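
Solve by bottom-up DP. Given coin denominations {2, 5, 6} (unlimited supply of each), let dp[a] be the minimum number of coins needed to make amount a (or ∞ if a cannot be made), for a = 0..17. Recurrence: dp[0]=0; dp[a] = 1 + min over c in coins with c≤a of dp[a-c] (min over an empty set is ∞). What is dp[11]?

 a  0  1  2  3  4  5  6  7  8  9 10 11 12 13 14 15 16 17
dp  0  -  1  -  2  1  1  2  2  3  2  2  2  3  3  3  3  3
(- denotes ∞ / unreachable)

2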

------------

- Problem to solve: In your response, give all the records again with nothing altered.

- Answer:
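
Solve by bottom-up DP. Given coin denominations {2, 5, 6} (unlimited supply of each), let dp[a] be the minimum number of coins needed to make amount a (or ∞ if a cannot be made), for a = 0..17. Recurrence: dp[0]=0; dp[a] = 1 + min over c in coins with c≤a of dp[a-c] (min over an empty set is ∞). What is dp[11]?

 a  0  1  2  3  4  5  6  7  8  9 10 11 12 13 14 15 16 17
dp  0  -  1  -  2  1  1  2  2  3  2  2  2  3  3  3  3  3
(- denotes ∞ / unreachable)

2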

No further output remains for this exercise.